## Aim of the exercise
Please write out exactly the lines that begin at the line containing "Element A[2] changes from 13 to 5." and run to the end of the records.
*** Data section
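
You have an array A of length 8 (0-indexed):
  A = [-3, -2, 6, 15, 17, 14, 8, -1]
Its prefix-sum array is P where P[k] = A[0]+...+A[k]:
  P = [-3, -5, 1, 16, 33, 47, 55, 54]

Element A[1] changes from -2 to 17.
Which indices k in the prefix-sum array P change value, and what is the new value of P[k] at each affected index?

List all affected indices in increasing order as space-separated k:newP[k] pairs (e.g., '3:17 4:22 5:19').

Answer: 1:14 2:20 3:35 4:52 5:66 6:74 7:73

Derivation:
P[k] = A[0] + ... + A[k]
P[k] includes A[1] iff k >= 1
Affected indices: 1, 2, ..., 7; delta = 19
  P[1]: -5 + 19 = 14
  P[2]: 1 + 19 = 20
  P[3]: 16 + 19 = 35
  P[4]: 33 + 19 = 52
  P[5]: 47 + 19 = 66
  P[6]: 55 + 19 = 74
  P[7]: 54 + 19 = 73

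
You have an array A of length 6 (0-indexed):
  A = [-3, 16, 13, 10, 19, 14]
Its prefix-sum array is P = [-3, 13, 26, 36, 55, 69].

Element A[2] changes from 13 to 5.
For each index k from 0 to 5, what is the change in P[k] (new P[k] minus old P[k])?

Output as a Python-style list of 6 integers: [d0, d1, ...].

Element change: A[2] 13 -> 5, delta = -8
For k < 2: P[k] unchanged, delta_P[k] = 0
For k >= 2: P[k] shifts by exactly -8
Delta array: [0, 0, -8, -8, -8, -8]

Answer: [0, 0, -8, -8, -8, -8]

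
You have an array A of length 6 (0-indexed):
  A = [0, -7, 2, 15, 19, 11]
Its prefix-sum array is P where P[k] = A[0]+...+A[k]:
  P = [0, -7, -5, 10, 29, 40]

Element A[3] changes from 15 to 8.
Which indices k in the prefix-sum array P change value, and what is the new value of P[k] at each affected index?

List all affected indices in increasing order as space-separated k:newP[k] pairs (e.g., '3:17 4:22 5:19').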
******
## Your response
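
Element A[2] changes from 13 to 5.
For each index k from 0 to 5, what is the change in P[k] (new P[k] minus old P[k])?

Output as a Python-style list of 6 integers: [d0, d1, ...].

Element change: A[2] 13 -> 5, delta = -8
For k < 2: P[k] unchanged, delta_P[k] = 0
For k >= 2: P[k] shifts by exactly -8
Delta array: [0, 0, -8, -8, -8, -8]

Answer: [0, 0, -8, -8, -8, -8]

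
You have an array A of length 6 (0-indexed):
  A = [0, -7, 2, 15, 19, 11]
Its prefix-sum array is P where P[k] = A[0]+...+A[k]:
  P = [0, -7, -5, 10, 29, 40]

Element A[3] changes from 15 to 8.
Which indices k in the prefix-sum array P change value, and what is the new value of P[k] at each affected index?

List all affected indices in increasing order as space-separated k:newP[k] pairs (e.g., '3:17 4:22 5:19').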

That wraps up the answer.